What needs to be done :: Your reply should reproduce each record precisely as written.

··········

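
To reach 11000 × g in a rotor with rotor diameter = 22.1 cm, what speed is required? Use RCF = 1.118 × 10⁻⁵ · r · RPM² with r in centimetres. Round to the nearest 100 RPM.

≈ 9400 RPM

r = 22.1 / 2 = 11.05 cm
11,000 = 1.118 × 10⁻⁵ × 11.05 × N²
N² = 11,000 / (12.3539 × 10⁻⁵) = 89,040,708
N ≈ √89,040,708 ≈ 9,436.1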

··········

Solution ::
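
To reach 11000 × g in a rotor with rotor diameter = 22.1 cm, what speed is required? Use RCF = 1.118 × 10⁻⁵ · r · RPM² with r in centimetres. Round to the nearest 100 RPM.

≈ 9400 RPM

r = 22.1 / 2 = 11.05 cm
11,000 = 1.118 × 10⁻⁵ × 11.05 × N²
N² = 11,000 / (12.3539 × 10⁻⁵) = 89,040,708
N ≈ √89,040,708 ≈ 9,436.1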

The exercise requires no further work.